**Aim of the exercise**
Below are some records. Print exactly the lines between the one holding "items | $33.12 |" and the one holding "items | $13.25 |", inclusive, and nothing else.

**Provided data**

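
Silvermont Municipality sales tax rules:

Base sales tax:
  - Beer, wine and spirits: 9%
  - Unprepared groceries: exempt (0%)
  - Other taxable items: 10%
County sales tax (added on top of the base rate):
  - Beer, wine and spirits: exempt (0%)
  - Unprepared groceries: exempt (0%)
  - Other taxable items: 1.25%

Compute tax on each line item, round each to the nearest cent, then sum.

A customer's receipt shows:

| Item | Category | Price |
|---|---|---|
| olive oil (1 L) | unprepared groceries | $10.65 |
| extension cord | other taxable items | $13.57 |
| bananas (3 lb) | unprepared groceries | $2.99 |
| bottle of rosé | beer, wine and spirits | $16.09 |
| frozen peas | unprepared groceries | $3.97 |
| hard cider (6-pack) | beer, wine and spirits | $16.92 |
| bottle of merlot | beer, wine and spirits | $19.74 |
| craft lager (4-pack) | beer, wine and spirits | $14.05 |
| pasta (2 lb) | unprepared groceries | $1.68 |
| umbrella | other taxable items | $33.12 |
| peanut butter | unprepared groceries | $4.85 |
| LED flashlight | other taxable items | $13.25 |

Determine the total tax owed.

Olive oil (1 L) $10.65: unprepared groceries → 0% + 0% county = 0% → $0.00
Extension cord $13.57: other taxable items → 10% + 1.25% county = 11.25% → $1.53
Bananas (3 lb) $2.99: unprepared groceries → 0% + 0% county = 0% → $0.00
Bottle of rosé $16.09: beer, wine and spirits → 9% + 0% county = 9% → $1.45
Frozen peas $3.97: unprepared groceries → 0% + 0% county = 0% → $0.00
Hard cider (6-pack) $16.92: beer, wine and spirits → 9% + 0% county = 9% → $1.52
Bottle of merlot $19.74: beer, wine and spirits → 9% + 0% county = 9% → $1.78
Craft lager (4-pack) $14.05: beer, wine and spirits → 9% + 0% county = 9% → $1.26
Pasta (2 lb) $1.68: unprepared groceries → 0% + 0% county = 0% → $0.00
Umbrella $33.12: other taxable items → 10% + 1.25% county = 11.25% → $3.73
Peanut butter $4.85: unprepared groceries → 0% + 0% county = 0% → $0.00
LED flashlight $13.25: other taxable items → 10% + 1.25% county = 11.25% → $1.49
Total tax = $1.53 + $1.45 + $1.52 + $1.78 + $1.26 + $3.73 + $1.49 = $12.76

$12.76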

**Exercise response**
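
| umbrella | other taxable items | $33.12 |
| peanut butter | unprepared groceries | $4.85 |
| LED flashlight | other taxable items | $13.25 |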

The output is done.